- [About this exercise]:
Go through the entries below, count every line with the string "points", and answer with only that number.
*** Opening of Input data ***
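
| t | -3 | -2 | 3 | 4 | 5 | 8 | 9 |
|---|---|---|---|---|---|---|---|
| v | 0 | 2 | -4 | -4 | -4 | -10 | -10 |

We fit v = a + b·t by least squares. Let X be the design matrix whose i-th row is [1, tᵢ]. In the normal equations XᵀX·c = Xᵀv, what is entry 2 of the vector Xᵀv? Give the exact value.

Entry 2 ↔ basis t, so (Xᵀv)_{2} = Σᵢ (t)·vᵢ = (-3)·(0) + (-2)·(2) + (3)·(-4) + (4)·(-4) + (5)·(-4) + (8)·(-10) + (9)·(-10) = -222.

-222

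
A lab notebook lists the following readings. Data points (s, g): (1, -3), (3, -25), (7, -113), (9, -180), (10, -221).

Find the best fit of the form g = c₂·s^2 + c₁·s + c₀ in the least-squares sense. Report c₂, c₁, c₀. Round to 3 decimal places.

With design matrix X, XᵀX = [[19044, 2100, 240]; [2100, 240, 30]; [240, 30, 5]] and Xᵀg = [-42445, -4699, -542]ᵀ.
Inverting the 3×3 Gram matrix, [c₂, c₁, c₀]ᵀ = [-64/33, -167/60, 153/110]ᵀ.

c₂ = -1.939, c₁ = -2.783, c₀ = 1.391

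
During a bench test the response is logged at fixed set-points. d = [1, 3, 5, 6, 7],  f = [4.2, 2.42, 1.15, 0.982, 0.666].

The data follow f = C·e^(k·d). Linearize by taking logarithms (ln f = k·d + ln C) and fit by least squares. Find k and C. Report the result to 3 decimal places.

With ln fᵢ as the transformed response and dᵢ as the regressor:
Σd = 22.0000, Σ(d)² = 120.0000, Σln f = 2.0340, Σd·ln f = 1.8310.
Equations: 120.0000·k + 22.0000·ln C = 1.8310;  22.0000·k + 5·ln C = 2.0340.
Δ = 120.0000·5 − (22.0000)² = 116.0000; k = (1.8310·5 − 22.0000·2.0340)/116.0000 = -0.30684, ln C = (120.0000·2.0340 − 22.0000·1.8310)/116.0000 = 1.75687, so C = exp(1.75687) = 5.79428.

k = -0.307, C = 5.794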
*** Close of Input data ***
- [Exercise result]:
2